== What to work on ==
Could you copy each line of the listing below that has the word "head"?

== Given data ==
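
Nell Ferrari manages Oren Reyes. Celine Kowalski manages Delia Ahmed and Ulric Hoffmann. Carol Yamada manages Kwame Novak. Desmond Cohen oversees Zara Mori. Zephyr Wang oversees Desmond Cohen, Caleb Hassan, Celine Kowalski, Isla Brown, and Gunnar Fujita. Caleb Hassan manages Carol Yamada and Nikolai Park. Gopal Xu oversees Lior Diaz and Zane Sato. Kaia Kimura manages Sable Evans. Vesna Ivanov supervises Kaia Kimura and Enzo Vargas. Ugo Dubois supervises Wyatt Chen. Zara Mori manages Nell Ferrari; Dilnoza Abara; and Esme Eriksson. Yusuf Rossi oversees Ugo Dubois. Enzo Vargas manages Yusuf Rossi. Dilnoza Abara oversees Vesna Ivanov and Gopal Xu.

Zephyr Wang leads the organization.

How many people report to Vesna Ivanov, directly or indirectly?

6

Vesna Ivanov directly manages Enzo Vargas, Kaia Kimura. Under Enzo Vargas: Yusuf Rossi, Ugo Dubois, Wyatt Chen (3). Under Kaia Kimura: Sable Evans (1). So Vesna Ivanov's organization is 2 direct reports plus everyone under them: 4 + 2 = 6.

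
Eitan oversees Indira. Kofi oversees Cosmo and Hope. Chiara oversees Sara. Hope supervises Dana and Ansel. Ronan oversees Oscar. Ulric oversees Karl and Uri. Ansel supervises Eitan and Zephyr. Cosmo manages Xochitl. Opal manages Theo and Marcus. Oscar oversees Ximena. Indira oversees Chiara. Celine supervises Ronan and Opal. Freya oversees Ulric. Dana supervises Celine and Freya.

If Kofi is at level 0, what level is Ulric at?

Chain from Ulric up to Kofi: Ulric → Freya → Dana → Hope → Kofi. That is 4 steps up, so Ulric is 4 levels below Kofi.

4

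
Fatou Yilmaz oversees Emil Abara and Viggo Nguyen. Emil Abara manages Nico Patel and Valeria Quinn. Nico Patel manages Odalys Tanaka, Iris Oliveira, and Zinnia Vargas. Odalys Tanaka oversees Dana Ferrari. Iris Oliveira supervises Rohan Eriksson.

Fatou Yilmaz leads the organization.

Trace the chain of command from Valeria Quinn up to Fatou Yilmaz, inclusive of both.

Valeria Quinn reports to Emil Abara. Emil Abara reports to Fatou Yilmaz. Fatou Yilmaz is at the top.

Valeria Quinn -> Emil Abara -> Fatou Yilmaz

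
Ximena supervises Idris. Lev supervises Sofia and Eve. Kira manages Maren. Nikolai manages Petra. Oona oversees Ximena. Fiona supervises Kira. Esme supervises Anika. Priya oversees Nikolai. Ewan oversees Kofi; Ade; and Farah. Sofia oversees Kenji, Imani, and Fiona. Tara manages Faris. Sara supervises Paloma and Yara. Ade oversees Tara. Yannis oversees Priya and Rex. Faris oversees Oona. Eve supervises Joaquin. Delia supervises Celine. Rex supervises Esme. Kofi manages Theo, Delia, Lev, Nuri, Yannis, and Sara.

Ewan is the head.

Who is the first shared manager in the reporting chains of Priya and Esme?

Yannis

Priya's chain of managers is Yannis, Kofi, Ewan. Esme's chain of managers is Rex, Yannis, Kofi, Ewan. The first manager that appears in both chains is Yannis.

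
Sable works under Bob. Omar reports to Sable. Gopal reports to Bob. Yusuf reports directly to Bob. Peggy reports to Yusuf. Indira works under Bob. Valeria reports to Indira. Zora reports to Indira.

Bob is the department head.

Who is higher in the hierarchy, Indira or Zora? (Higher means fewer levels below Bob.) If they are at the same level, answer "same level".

Indira is 1 level below Bob; Zora is 2. Indira is higher.

Indira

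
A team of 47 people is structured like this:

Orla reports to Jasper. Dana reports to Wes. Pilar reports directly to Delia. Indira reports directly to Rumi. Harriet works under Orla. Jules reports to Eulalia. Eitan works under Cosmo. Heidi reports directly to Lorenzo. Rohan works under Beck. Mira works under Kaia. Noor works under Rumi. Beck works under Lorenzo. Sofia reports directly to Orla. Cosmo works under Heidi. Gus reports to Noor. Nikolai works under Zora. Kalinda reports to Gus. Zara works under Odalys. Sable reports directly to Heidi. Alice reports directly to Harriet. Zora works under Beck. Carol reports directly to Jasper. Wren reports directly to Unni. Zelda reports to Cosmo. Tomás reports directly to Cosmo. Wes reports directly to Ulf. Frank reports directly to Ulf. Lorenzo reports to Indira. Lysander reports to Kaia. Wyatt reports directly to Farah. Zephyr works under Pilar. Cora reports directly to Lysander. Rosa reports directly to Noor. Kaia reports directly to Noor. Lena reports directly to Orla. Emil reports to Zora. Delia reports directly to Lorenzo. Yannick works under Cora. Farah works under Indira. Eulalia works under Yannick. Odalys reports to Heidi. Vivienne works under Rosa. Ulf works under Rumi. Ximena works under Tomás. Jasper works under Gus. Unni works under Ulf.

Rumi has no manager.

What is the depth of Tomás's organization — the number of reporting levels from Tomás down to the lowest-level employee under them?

1

The longest chain under Tomás runs Tomás → Ximena, which is 1 level below Tomás.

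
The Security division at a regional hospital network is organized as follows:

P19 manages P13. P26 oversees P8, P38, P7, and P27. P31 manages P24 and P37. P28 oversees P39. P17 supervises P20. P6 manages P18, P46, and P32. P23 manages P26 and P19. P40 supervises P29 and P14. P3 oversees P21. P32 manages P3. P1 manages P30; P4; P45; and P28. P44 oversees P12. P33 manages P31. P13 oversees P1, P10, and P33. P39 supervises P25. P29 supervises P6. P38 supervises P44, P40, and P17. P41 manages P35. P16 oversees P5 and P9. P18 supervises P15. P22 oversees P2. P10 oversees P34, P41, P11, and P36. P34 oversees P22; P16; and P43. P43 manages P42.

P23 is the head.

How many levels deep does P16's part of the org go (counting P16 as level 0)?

The longest chain under P16 runs P16 → P9, which is 1 level below P16.

1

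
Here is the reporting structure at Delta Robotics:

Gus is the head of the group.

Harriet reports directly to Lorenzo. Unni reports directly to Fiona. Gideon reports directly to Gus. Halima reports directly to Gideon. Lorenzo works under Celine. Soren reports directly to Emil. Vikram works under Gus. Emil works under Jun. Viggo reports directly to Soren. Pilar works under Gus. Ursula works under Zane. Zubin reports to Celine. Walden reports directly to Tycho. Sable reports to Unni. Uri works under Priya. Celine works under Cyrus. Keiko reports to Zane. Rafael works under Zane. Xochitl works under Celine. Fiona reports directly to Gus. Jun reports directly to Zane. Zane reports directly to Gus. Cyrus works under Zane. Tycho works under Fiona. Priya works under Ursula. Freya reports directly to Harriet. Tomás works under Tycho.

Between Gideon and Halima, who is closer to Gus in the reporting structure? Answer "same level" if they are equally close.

Gideon

Gideon is 1 level below Gus; Halima is 2. Gideon is higher.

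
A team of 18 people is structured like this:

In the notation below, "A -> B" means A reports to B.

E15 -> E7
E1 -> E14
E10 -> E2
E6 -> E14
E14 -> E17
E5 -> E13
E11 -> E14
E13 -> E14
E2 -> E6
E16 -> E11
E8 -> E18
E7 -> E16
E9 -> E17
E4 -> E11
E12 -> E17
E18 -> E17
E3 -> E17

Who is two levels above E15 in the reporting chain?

E16

E15 reports to E7, and E7 reports to E16. So E15's skip-level manager is E16.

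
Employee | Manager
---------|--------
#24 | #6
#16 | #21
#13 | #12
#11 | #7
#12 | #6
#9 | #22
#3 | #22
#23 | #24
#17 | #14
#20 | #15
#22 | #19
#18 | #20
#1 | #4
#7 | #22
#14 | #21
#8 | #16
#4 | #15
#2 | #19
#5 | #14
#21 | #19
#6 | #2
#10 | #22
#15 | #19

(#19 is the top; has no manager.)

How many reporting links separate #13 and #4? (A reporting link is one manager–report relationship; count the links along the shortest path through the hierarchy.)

6

#13 is 4 levels below #19, and #4 is 2 levels below #19 (their lowest common manager). The shortest path runs up from #13 to #19 and back down to #4: 4 + 2 = 6 links.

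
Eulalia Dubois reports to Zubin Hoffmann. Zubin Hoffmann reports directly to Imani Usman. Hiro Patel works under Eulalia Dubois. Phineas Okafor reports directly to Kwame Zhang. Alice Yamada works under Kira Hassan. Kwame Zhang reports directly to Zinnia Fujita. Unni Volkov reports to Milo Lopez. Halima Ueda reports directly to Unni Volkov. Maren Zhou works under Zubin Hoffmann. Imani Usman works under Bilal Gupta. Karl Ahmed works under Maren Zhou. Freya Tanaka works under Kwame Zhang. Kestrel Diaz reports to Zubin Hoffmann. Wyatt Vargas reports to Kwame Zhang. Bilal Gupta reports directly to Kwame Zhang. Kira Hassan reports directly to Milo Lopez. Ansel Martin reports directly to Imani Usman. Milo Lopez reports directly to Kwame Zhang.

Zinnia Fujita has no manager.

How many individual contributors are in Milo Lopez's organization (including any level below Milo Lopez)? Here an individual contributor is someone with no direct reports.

2

The people in Milo Lopez's organization with no one reporting to them are Halima Ueda, Alice Yamada. That is 2.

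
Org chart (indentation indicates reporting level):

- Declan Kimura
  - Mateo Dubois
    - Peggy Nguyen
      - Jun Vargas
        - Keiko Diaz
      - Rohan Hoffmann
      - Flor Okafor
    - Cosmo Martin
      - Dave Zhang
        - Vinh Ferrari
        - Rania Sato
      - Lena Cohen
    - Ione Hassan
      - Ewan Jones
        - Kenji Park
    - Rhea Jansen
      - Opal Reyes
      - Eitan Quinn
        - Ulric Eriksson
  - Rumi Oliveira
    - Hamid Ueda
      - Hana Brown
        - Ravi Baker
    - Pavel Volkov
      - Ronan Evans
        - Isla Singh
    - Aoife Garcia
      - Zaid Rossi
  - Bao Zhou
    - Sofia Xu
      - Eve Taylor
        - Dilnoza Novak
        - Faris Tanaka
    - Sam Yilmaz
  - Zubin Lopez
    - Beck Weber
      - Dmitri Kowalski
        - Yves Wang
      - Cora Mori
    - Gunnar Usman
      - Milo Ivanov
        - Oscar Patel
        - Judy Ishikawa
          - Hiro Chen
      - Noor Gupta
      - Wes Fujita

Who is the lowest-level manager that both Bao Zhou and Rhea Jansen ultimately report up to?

Bao Zhou's chain of managers is Declan Kimura. Rhea Jansen's chain of managers is Mateo Dubois, Declan Kimura. The first manager that appears in both chains is Declan Kimura.

Declan Kimura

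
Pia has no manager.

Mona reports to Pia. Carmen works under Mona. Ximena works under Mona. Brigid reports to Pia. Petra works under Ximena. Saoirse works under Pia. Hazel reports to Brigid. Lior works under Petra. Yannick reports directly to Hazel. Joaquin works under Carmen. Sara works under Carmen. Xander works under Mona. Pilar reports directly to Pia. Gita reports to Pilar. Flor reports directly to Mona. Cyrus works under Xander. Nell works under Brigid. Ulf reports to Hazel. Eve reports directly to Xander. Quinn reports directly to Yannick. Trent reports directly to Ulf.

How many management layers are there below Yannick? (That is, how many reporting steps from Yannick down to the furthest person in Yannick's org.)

The longest chain under Yannick runs Yannick → Quinn, which is 1 level below Yannick.

1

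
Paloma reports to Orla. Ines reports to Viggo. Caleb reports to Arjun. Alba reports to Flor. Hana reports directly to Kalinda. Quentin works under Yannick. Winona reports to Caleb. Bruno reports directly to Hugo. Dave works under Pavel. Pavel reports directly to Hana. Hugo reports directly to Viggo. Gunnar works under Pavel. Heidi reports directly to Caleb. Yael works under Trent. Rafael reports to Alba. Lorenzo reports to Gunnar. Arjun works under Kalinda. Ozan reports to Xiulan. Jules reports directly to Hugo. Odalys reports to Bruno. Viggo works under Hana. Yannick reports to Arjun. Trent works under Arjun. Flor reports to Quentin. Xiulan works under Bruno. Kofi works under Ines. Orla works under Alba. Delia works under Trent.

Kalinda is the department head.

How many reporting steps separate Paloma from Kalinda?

Chain from Paloma up to Kalinda: Paloma → Orla → Alba → Flor → Quentin → Yannick → Arjun → Kalinda. That is 7 steps up, so Paloma is 7 levels below Kalinda.

7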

== Exercise result ==
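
Ewan is the head.
Bob is the department head.
P23 is the head.
Gus is the head of the group.
Kalinda is the department head.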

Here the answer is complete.